***** SOURCE DATA
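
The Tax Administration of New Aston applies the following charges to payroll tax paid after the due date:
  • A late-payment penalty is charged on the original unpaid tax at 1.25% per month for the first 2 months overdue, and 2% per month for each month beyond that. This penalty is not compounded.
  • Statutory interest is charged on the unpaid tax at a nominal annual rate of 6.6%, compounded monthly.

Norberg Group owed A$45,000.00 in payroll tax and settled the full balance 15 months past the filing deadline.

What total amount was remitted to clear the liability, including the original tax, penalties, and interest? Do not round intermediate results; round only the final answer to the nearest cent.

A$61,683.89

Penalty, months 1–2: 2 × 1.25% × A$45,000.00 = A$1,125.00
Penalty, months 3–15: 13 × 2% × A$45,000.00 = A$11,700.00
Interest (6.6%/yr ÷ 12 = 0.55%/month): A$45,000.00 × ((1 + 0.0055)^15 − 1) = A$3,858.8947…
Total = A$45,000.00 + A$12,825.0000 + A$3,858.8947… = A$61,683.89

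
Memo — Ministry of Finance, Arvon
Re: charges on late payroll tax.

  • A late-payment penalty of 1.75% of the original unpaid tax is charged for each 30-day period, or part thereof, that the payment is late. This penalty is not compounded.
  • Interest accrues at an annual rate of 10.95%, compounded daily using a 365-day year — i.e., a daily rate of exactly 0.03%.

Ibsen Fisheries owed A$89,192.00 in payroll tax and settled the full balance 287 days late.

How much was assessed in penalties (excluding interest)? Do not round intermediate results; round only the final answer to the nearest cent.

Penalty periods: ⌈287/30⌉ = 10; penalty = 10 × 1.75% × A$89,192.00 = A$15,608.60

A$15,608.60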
**********
The whole listing above is to be reproduced without any slip.

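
The Tax Administration of New Aston applies the following charges to payroll tax paid after the due date:
  • A late-payment penalty is charged on the original unpaid tax at 1.25% per month for the first 2 months overdue, and 2% per month for each month beyond that. This penalty is not compounded.
  • Statutory interest is charged on the unpaid tax at a nominal annual rate of 6.6%, compounded monthly.

Norberg Group owed A$45,000.00 in payroll tax and settled the full balance 15 months past the filing deadline.

What total amount was remitted to clear the liability, including the original tax, penalties, and interest? Do not round intermediate results; round only the final answer to the nearest cent.

A$61,683.89

Penalty, months 1–2: 2 × 1.25% × A$45,000.00 = A$1,125.00
Penalty, months 3–15: 13 × 2% × A$45,000.00 = A$11,700.00
Interest (6.6%/yr ÷ 12 = 0.55%/month): A$45,000.00 × ((1 + 0.0055)^15 − 1) = A$3,858.8947…
Total = A$45,000.00 + A$12,825.0000 + A$3,858.8947… = A$61,683.89

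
Memo — Ministry of Finance, Arvon
Re: charges on late payroll tax.

  • A late-payment penalty of 1.75% of the original unpaid tax is charged for each 30-day period, or part thereof, that the payment is late. This penalty is not compounded.
  • Interest accrues at an annual rate of 10.95%, compounded daily using a 365-day year — i.e., a daily rate of exactly 0.03%.

Ibsen Fisheries owed A$89,192.00 in payroll tax and settled the full balance 287 days late.

How much was assessed in penalties (excluding interest)? Do not round intermediate results; round only the final answer to the nearest cent.

Penalty periods: ⌈287/30⌉ = 10; penalty = 10 × 1.75% × A$89,192.00 = A$15,608.60

A$15,608.60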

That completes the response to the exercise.